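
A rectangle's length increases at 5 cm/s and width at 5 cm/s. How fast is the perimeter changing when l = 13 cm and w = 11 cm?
20 cm/s

P = 2(l + w)
dP/dt = 2(dl/dt + dw/dt) = 2(5 + 5) = 20 cm/s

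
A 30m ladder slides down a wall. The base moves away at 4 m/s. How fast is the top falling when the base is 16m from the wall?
32√161/161 ≈ 2.522 m/s

x² + y² = 30²
2x·dx/dt + 2y·dy/dt = 0
dy/dt = -x/y · dx/dt = -16/(2√161) · 4 = -32√161/161 m/s
The top is descending at 32√161/161 ≈ 2.522 m/s.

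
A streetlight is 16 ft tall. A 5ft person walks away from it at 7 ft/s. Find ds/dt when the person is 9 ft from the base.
35/11 ft/s

By similar triangles: 16/(x+s) = 5/s
Solving: s = 5x/11
ds/dt = 5/11 · dx/dt = 5/11 · 7 = 35/11 ft/s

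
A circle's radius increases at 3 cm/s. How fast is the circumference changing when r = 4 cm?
6π cm/s

C = 2πr
dC/dt = 2π · dr/dt = 2π · 3 = 6π cm/s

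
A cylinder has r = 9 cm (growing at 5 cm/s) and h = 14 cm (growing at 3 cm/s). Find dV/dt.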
-- -- --
__PROBLEM TO SOLVE__
Write out the material above exactly, leaving out no line.

__RESULT__
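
A rectangle's length increases at 5 cm/s and width at 5 cm/s. How fast is the perimeter changing when l = 13 cm and w = 11 cm?
20 cm/s

P = 2(l + w)
dP/dt = 2(dl/dt + dw/dt) = 2(5 + 5) = 20 cm/s

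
A 30m ladder slides down a wall. The base moves away at 4 m/s. How fast is the top falling when the base is 16m from the wall?
32√161/161 ≈ 2.522 m/s

x² + y² = 30²
2x·dx/dt + 2y·dy/dt = 0
dy/dt = -x/y · dx/dt = -16/(2√161) · 4 = -32√161/161 m/s
The top is descending at 32√161/161 ≈ 2.522 m/s.

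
A streetlight is 16 ft tall. A 5ft person walks away from it at 7 ft/s. Find ds/dt when the person is 9 ft from the base.
35/11 ft/s

By similar triangles: 16/(x+s) = 5/s
Solving: s = 5x/11
ds/dt = 5/11 · dx/dt = 5/11 · 7 = 35/11 ft/s

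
A circle's radius increases at 3 cm/s. How fast is the circumference changing when r = 4 cm?
6π cm/s

C = 2πr
dC/dt = 2π · dr/dt = 2π · 3 = 6π cm/s

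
A cylinder has r = 9 cm (growing at 5 cm/s) and h = 14 cm (growing at 3 cm/s). Find dV/dt.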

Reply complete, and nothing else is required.